§ WORK REQUIRED
Each line with the string "footprint" is to be copied from the records below.

§ Records from a data collection
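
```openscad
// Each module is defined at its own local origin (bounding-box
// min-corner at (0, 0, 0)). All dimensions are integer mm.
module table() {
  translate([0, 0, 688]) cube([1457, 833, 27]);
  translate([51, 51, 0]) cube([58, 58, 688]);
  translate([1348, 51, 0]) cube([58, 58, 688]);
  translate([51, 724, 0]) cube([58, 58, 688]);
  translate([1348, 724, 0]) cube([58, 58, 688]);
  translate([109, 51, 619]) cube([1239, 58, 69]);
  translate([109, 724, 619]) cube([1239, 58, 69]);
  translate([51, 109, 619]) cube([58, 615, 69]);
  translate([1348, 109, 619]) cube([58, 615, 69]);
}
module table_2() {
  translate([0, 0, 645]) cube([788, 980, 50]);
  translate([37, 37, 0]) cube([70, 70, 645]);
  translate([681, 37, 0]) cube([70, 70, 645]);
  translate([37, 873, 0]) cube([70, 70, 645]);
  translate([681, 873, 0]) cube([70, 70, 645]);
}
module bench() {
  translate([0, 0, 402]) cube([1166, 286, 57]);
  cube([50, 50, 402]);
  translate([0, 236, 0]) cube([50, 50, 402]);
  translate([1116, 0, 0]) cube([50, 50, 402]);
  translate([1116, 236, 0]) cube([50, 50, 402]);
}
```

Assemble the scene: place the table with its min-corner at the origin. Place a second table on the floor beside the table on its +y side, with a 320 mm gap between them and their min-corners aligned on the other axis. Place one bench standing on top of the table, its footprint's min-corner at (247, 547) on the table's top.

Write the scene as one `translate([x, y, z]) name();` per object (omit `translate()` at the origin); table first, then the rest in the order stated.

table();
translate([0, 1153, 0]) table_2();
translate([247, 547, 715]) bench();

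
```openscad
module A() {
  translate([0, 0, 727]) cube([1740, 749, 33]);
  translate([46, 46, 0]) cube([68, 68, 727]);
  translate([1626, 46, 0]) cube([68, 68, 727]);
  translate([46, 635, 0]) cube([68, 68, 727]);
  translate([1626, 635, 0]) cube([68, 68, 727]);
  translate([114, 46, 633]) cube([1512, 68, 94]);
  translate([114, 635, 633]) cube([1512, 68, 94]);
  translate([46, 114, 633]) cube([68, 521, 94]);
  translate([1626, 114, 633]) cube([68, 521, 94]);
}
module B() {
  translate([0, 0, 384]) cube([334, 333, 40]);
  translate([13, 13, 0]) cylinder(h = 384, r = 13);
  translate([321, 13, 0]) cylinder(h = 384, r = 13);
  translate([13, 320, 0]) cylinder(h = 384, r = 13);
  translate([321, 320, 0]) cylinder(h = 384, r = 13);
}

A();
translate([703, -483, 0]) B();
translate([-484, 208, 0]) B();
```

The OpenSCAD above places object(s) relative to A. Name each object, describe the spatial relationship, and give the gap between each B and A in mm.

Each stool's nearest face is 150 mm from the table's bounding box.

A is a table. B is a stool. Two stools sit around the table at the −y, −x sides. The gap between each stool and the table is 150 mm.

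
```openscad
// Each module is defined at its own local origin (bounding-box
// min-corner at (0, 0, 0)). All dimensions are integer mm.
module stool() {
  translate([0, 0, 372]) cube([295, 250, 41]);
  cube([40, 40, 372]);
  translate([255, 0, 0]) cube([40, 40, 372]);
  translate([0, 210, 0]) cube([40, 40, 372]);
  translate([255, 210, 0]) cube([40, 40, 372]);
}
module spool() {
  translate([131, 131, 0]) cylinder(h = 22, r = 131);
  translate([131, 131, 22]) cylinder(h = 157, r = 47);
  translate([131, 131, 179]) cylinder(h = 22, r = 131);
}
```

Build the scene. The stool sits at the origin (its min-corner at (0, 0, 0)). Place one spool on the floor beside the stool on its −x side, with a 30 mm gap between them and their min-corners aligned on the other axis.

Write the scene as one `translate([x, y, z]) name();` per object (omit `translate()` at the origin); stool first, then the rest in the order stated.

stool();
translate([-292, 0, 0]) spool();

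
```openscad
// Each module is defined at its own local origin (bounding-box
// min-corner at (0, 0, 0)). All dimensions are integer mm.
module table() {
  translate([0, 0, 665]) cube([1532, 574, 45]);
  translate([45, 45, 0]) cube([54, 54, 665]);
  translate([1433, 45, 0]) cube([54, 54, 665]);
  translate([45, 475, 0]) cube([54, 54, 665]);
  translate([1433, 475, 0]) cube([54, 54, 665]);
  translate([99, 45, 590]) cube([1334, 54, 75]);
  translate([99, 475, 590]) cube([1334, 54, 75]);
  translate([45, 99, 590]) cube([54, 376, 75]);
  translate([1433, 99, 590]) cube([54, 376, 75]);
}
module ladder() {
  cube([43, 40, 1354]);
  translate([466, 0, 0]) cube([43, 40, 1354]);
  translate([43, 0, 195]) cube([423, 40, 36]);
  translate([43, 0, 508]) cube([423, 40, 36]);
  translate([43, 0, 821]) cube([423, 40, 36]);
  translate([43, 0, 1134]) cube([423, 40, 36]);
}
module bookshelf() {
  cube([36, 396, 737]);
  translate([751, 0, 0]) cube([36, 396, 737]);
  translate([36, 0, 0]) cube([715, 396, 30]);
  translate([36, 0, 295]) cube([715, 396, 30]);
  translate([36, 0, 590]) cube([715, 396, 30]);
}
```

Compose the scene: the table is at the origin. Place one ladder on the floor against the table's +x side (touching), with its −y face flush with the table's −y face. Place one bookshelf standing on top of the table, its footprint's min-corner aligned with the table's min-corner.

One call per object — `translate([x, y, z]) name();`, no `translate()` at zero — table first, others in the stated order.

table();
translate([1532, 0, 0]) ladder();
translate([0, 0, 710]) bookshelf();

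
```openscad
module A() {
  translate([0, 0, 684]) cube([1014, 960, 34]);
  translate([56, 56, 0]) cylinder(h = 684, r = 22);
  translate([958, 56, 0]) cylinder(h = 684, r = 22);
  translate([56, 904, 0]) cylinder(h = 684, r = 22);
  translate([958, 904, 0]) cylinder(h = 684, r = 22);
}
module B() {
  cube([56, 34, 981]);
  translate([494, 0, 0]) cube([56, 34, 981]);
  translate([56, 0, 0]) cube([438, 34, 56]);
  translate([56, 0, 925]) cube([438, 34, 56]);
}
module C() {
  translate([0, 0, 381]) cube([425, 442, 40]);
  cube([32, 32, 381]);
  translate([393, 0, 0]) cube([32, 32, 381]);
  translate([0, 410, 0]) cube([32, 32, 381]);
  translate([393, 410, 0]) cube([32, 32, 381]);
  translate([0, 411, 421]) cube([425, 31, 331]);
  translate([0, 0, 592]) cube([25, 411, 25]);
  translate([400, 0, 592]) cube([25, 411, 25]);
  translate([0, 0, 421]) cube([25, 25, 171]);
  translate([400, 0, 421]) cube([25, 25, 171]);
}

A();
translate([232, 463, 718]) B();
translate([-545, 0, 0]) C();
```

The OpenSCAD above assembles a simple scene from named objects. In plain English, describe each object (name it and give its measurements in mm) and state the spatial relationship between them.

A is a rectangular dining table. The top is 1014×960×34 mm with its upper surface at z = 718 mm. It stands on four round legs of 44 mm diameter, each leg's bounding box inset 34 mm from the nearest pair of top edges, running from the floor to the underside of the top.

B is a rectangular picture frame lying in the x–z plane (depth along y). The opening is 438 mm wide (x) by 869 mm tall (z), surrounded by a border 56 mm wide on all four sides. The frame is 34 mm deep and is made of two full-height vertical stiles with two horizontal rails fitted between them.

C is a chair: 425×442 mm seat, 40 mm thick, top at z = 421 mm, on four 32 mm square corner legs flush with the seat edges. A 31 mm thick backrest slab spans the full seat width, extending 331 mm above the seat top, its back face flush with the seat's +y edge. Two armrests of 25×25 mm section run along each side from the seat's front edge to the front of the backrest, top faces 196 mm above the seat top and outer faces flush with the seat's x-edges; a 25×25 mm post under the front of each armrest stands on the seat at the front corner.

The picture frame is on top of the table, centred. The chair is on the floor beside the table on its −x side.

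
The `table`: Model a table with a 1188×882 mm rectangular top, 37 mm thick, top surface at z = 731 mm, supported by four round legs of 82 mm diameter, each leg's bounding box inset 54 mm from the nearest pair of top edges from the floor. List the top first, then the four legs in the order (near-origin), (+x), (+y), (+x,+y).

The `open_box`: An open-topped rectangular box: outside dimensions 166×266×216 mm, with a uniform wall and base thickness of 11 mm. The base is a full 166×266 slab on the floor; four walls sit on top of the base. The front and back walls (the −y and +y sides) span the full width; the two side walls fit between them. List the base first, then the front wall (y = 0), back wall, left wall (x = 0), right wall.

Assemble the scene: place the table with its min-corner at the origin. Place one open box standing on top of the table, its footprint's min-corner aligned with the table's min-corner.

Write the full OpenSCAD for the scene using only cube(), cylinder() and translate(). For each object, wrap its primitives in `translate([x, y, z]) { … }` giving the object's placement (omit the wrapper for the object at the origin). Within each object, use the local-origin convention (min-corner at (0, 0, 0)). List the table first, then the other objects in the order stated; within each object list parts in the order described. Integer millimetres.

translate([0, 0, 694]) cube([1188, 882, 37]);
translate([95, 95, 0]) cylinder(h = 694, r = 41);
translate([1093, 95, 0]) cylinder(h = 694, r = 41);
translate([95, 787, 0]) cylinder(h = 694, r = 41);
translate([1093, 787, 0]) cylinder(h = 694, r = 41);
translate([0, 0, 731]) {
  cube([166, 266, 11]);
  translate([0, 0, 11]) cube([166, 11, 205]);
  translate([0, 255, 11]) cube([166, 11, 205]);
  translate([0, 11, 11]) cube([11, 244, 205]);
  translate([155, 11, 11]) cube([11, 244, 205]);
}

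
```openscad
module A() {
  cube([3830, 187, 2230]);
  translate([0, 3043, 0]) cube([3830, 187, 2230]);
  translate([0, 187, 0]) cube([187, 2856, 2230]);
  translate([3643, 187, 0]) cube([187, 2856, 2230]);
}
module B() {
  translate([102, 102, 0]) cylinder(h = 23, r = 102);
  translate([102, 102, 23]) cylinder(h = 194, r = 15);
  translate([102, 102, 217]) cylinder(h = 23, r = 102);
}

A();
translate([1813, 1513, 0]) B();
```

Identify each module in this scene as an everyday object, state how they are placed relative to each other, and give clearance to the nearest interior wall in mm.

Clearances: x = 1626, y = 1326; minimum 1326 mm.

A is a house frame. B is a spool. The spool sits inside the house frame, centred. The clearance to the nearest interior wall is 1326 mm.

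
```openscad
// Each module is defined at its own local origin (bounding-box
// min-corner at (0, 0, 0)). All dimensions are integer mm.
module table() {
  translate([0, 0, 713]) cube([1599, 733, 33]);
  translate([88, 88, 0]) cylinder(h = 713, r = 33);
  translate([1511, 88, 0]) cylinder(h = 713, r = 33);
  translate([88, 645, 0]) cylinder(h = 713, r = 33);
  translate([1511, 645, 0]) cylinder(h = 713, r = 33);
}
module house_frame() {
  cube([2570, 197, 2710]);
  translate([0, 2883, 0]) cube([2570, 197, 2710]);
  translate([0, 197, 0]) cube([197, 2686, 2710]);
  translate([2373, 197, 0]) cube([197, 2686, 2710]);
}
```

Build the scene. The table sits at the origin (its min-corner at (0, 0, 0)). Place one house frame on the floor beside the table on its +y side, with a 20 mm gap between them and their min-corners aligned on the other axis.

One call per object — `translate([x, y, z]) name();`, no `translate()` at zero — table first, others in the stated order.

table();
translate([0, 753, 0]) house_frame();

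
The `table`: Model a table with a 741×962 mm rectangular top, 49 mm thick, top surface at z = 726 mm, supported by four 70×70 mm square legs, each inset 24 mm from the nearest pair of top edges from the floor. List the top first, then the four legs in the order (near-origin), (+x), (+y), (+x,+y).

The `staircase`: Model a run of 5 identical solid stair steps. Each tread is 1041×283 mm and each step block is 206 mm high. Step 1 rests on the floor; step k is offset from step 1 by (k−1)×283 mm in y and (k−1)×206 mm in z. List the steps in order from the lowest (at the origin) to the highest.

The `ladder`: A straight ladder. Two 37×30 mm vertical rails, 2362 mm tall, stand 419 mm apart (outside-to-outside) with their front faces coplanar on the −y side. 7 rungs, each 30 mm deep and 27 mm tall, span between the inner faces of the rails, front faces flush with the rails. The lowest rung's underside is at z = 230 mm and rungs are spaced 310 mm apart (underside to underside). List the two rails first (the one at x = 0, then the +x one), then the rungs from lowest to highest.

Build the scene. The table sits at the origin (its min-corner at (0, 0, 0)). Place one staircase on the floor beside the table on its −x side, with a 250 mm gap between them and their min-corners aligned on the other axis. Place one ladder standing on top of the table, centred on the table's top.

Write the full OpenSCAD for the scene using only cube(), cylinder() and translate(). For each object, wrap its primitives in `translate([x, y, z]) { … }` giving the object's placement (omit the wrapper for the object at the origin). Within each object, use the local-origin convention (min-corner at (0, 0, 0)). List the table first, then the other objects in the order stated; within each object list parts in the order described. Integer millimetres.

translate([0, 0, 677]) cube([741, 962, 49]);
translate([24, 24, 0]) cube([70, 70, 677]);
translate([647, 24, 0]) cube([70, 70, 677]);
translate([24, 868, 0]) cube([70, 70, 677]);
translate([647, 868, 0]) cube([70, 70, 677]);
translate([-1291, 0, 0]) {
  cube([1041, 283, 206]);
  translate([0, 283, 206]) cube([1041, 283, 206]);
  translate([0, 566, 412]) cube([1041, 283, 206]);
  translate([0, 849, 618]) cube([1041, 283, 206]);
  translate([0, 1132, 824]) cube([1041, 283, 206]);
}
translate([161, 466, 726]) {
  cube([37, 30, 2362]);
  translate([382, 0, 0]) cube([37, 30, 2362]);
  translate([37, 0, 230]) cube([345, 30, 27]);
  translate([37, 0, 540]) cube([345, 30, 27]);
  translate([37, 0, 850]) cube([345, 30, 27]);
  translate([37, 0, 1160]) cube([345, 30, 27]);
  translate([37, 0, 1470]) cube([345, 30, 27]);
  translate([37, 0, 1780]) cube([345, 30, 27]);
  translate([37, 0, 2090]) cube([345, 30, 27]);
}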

§ SOLUTION TO THIS TASK
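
Assemble the scene: place the table with its min-corner at the origin. Place a second table on the floor beside the table on its +y side, with a 320 mm gap between them and their min-corners aligned on the other axis. Place one bench standing on top of the table, its footprint's min-corner at (247, 547) on the table's top.
Compose the scene: the table is at the origin. Place one ladder on the floor against the table's +x side (touching), with its −y face flush with the table's −y face. Place one bookshelf standing on top of the table, its footprint's min-corner aligned with the table's min-corner.
Assemble the scene: place the table with its min-corner at the origin. Place one open box standing on top of the table, its footprint's min-corner aligned with the table's min-corner.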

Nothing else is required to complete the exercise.